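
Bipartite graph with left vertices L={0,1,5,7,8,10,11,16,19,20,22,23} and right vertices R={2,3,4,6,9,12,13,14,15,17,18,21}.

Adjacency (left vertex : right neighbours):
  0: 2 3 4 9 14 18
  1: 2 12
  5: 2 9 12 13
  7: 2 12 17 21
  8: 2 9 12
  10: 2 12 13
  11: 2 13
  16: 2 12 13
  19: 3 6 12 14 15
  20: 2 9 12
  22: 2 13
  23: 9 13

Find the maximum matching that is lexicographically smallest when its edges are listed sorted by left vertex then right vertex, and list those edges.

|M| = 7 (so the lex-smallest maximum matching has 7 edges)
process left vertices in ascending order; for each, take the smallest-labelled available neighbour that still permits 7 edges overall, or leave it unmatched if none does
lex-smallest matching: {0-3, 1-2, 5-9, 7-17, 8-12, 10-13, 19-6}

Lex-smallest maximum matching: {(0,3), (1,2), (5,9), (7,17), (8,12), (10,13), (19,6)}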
###
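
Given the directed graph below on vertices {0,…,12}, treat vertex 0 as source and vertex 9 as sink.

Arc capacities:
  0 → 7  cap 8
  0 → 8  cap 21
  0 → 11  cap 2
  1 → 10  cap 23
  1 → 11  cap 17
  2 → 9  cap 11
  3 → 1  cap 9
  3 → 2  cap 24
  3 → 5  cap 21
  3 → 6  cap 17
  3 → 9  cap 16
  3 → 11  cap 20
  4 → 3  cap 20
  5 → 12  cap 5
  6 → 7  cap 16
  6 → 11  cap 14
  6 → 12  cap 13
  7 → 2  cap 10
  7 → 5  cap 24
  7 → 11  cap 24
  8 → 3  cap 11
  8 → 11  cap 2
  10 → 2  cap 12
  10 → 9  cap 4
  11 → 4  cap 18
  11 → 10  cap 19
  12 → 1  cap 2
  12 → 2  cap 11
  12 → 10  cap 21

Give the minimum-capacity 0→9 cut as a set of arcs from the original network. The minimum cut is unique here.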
###
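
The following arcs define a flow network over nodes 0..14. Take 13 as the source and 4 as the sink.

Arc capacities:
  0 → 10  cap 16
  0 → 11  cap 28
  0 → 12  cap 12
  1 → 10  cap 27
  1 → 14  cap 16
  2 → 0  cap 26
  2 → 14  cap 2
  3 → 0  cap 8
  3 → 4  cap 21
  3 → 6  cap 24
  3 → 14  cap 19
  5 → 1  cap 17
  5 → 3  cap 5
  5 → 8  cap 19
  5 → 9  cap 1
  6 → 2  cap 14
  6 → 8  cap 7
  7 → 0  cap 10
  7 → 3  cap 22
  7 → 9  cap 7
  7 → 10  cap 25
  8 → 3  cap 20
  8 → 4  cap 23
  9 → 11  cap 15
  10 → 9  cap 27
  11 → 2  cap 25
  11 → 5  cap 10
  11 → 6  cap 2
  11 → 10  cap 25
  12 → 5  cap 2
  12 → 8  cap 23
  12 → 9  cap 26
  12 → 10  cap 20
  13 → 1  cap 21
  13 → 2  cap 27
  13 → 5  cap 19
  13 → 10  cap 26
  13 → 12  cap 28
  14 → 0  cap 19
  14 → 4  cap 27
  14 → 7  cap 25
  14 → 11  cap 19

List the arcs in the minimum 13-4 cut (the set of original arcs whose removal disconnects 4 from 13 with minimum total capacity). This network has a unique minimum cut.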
###
### Description of the task
Looking over the entries above, how many lines contain the string "from"? State the number and nothing else.

### Solution
2